### REQUIRED WORK
Write out every line exactly, from the first line of the records below through the line that contains "5. Within a".

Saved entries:
+++++

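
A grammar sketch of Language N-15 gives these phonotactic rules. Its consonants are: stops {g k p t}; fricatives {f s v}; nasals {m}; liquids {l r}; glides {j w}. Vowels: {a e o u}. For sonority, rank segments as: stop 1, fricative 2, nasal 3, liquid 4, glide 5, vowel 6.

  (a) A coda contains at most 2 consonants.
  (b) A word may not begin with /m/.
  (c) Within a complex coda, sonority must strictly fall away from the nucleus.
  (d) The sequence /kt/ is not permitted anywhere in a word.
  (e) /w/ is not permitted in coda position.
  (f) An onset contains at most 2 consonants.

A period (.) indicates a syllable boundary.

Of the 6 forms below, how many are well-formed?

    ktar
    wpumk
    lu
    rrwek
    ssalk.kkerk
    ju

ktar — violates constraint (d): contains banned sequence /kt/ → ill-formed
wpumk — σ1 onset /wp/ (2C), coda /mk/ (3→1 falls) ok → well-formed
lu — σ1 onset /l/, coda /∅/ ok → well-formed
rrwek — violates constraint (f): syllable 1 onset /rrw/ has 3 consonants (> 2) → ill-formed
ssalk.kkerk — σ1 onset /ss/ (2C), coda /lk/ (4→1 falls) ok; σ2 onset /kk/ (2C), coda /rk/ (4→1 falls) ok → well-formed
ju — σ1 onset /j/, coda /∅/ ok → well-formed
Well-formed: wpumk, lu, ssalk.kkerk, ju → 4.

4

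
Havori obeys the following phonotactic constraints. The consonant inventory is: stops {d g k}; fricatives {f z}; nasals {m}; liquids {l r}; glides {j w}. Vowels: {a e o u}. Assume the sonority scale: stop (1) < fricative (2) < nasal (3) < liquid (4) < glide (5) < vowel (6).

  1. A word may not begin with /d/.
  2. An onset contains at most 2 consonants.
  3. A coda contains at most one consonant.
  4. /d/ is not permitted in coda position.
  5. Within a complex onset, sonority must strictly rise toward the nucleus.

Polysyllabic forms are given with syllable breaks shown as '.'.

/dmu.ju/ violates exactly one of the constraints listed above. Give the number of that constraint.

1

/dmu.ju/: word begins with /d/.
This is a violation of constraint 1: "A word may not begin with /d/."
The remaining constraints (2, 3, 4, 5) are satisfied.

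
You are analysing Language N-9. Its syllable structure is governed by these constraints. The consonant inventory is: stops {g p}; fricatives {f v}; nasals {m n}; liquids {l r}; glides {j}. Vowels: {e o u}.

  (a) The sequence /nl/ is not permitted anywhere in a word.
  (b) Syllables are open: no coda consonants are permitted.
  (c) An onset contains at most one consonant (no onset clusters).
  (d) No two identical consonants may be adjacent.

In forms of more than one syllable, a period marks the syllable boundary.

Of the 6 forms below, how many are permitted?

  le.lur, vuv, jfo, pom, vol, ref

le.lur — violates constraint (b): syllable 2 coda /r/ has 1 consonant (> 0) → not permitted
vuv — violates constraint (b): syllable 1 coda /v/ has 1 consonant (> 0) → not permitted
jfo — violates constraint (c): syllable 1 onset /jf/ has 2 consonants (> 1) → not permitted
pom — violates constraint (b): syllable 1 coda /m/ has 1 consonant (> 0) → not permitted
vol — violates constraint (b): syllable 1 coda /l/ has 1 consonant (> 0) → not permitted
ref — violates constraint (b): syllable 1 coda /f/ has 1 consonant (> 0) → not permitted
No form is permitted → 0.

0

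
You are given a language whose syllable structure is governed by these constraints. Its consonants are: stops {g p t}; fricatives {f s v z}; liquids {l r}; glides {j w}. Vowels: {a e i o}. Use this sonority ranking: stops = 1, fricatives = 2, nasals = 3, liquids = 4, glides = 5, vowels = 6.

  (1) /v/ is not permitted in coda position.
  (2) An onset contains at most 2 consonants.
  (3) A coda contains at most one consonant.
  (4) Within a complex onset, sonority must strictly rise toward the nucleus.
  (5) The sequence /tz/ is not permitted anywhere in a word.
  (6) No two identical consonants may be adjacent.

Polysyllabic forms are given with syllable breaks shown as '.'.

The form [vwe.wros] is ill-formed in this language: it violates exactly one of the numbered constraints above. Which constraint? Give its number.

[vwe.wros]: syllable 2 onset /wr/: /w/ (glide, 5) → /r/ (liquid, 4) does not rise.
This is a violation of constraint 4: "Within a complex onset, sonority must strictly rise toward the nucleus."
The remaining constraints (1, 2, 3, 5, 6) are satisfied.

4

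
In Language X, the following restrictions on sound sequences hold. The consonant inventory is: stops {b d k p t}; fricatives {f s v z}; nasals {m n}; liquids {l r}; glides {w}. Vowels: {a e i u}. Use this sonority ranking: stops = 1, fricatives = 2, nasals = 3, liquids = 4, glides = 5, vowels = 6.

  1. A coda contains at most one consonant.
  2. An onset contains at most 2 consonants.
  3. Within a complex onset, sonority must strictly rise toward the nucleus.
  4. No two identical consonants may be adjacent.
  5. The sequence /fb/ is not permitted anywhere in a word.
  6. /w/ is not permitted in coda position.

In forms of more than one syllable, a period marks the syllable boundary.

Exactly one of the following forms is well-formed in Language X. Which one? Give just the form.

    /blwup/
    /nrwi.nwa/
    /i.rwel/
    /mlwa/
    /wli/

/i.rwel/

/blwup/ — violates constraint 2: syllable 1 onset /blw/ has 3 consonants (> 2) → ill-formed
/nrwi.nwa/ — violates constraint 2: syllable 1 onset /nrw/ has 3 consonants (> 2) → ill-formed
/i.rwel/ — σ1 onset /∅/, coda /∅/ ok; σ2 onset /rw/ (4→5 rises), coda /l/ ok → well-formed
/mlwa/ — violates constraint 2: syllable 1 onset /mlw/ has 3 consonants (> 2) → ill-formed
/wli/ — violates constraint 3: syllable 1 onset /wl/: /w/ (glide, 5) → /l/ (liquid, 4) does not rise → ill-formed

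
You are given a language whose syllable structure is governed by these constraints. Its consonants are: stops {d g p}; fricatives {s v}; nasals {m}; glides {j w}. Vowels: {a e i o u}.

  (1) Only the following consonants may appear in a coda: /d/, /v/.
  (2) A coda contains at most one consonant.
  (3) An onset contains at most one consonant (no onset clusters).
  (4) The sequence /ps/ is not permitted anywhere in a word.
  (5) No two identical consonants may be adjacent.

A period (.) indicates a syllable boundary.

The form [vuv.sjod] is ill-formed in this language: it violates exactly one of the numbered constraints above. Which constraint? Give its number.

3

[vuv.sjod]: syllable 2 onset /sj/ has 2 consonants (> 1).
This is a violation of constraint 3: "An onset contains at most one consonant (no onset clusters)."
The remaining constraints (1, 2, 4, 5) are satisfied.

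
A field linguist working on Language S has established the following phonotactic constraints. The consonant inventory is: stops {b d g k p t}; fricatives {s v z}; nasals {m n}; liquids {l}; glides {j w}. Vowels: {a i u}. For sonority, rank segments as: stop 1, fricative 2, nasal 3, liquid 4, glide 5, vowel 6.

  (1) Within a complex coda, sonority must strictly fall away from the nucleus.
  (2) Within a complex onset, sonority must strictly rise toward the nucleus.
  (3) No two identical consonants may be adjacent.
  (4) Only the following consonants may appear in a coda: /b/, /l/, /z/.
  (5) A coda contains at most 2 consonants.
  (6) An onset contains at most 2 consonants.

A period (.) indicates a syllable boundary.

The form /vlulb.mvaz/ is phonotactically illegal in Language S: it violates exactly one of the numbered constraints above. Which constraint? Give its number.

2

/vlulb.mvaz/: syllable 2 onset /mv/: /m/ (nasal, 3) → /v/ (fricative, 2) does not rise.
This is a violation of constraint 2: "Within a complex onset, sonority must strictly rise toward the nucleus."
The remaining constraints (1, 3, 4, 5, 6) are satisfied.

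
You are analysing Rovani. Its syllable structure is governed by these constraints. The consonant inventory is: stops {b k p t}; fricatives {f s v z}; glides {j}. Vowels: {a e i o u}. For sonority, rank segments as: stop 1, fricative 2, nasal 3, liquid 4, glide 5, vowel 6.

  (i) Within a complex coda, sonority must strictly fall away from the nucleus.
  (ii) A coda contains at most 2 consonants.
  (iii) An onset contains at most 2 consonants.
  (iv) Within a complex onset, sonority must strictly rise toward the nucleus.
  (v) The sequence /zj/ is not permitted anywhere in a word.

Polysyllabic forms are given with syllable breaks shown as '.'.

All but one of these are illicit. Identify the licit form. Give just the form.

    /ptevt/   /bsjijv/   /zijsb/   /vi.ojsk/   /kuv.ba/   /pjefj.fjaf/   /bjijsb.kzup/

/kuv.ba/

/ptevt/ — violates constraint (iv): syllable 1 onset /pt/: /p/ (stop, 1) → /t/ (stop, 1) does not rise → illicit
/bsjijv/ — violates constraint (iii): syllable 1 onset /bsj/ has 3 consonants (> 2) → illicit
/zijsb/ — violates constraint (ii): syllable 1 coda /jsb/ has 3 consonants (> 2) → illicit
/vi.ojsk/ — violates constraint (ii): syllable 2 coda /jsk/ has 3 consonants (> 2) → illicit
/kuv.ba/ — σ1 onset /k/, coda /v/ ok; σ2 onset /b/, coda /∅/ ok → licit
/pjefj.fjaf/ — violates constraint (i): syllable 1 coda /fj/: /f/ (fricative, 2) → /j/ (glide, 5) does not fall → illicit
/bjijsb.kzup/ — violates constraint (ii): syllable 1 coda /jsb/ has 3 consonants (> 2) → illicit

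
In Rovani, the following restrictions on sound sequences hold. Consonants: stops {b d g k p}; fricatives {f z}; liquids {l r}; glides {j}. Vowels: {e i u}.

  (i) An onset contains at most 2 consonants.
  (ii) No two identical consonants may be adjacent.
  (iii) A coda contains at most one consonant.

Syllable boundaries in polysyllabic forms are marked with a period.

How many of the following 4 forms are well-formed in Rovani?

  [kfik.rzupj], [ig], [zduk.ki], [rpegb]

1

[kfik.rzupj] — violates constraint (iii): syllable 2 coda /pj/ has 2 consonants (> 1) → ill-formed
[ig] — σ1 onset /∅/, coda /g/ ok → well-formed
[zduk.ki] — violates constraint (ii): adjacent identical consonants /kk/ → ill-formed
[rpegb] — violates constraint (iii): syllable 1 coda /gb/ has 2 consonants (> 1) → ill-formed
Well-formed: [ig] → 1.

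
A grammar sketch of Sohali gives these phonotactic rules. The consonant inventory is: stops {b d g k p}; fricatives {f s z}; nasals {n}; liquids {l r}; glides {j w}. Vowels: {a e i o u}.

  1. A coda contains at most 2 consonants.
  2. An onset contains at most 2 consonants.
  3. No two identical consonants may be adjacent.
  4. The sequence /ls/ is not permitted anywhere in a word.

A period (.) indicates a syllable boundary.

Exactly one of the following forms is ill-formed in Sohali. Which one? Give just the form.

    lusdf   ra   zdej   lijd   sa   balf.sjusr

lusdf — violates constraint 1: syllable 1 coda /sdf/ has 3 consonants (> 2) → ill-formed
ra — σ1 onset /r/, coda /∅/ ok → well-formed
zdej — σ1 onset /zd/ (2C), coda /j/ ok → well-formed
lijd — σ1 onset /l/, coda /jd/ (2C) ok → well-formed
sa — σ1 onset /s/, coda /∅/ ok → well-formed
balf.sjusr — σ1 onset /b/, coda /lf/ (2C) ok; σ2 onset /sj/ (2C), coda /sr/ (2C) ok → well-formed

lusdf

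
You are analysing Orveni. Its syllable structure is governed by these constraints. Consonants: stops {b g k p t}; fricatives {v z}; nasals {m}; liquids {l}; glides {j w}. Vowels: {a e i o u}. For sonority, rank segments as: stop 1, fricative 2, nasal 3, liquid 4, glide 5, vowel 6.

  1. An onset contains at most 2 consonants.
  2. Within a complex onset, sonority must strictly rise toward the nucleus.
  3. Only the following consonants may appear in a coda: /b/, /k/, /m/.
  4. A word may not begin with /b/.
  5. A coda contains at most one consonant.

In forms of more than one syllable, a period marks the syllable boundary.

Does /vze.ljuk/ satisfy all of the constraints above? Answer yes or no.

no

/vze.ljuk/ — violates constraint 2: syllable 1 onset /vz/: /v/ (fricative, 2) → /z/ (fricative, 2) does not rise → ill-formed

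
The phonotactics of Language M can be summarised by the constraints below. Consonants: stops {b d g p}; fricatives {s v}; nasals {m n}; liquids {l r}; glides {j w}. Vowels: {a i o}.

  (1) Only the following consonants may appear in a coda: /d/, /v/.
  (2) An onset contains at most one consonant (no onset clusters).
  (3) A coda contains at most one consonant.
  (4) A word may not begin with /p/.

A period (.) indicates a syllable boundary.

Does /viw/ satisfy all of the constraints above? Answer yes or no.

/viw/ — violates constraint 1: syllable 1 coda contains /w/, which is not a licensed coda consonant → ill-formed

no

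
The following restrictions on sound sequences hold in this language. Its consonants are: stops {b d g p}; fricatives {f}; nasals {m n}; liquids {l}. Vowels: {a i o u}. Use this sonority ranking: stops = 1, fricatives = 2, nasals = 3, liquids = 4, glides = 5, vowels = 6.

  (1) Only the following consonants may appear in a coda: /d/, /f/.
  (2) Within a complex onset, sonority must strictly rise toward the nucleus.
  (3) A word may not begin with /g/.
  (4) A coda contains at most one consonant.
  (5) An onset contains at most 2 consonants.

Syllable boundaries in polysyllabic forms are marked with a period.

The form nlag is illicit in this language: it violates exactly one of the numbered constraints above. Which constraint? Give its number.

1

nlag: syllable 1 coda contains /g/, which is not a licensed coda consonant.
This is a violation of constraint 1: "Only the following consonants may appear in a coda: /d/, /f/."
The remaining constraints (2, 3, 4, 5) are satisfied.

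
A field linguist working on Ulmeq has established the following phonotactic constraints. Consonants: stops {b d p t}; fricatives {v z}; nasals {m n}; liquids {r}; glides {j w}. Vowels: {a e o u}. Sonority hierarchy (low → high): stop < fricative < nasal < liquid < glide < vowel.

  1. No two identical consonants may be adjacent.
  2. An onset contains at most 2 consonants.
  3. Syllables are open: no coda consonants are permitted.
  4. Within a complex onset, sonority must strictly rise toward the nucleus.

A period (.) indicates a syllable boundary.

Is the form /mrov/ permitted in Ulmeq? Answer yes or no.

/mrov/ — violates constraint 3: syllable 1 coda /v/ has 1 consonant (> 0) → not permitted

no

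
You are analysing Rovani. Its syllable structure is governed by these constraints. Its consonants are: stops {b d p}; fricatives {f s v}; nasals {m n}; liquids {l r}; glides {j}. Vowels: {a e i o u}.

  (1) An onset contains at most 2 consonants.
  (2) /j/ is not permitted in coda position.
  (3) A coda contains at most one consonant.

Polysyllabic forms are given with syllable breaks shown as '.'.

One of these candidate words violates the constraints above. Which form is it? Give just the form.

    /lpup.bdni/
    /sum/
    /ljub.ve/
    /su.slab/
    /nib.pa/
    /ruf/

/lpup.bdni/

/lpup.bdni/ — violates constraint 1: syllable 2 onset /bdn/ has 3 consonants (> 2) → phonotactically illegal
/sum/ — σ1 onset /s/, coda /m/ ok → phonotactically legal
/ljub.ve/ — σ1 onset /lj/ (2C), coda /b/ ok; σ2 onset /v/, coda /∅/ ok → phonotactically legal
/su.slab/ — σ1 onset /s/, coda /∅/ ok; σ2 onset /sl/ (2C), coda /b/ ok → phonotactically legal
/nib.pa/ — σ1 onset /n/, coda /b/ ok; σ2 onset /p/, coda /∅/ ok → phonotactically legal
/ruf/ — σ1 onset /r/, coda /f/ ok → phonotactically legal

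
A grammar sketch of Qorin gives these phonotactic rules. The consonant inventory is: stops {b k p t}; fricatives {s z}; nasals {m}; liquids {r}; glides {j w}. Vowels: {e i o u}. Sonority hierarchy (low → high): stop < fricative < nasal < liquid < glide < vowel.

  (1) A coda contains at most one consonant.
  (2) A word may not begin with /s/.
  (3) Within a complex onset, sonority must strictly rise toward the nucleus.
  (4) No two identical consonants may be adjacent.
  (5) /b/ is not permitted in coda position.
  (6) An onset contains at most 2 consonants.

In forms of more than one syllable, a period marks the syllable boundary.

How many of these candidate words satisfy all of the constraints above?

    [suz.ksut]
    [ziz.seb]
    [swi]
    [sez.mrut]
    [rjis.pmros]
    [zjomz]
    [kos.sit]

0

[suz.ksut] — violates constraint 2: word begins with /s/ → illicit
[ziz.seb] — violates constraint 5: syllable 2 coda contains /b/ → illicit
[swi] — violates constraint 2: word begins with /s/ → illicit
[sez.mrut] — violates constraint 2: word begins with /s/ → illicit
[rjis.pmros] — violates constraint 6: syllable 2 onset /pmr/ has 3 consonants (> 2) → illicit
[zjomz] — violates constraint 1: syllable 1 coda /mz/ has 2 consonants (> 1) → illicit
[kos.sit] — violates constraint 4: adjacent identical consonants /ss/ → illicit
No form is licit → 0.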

+++++

### EXERCISE ANSWER
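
A grammar sketch of Language N-15 gives these phonotactic rules. Its consonants are: stops {g k p t}; fricatives {f s v}; nasals {m}; liquids {l r}; glides {j w}. Vowels: {a e o u}. For sonority, rank segments as: stop 1, fricative 2, nasal 3, liquid 4, glide 5, vowel 6.

  (a) A coda contains at most 2 consonants.
  (b) A word may not begin with /m/.
  (c) Within a complex coda, sonority must strictly fall away from the nucleus.
  (d) The sequence /kt/ is not permitted anywhere in a word.
  (e) /w/ is not permitted in coda position.
  (f) An onset contains at most 2 consonants.

A period (.) indicates a syllable boundary.

Of the 6 forms below, how many are well-formed?

    ktar
    wpumk
    lu
    rrwek
    ssalk.kkerk
    ju

ktar — violates constraint (d): contains banned sequence /kt/ → ill-formed
wpumk — σ1 onset /wp/ (2C), coda /mk/ (3→1 falls) ok → well-formed
lu — σ1 onset /l/, coda /∅/ ok → well-formed
rrwek — violates constraint (f): syllable 1 onset /rrw/ has 3 consonants (> 2) → ill-formed
ssalk.kkerk — σ1 onset /ss/ (2C), coda /lk/ (4→1 falls) ok; σ2 onset /kk/ (2C), coda /rk/ (4→1 falls) ok → well-formed
ju — σ1 onset /j/, coda /∅/ ok → well-formed
Well-formed: wpumk, lu, ssalk.kkerk, ju → 4.

4

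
Havori obeys the following phonotactic constraints. The consonant inventory is: stops {d g k}; fricatives {f z}; nasals {m}; liquids {l r}; glides {j w}. Vowels: {a e o u}. Assume the sonority scale: stop (1) < fricative (2) < nasal (3) < liquid (4) < glide (5) < vowel (6).

  1. A word may not begin with /d/.
  2. An onset contains at most 2 consonants.
  3. A coda contains at most one consonant.
  4. /d/ is not permitted in coda position.
  5. Within a complex onset, sonority must strictly rise toward the nucleus.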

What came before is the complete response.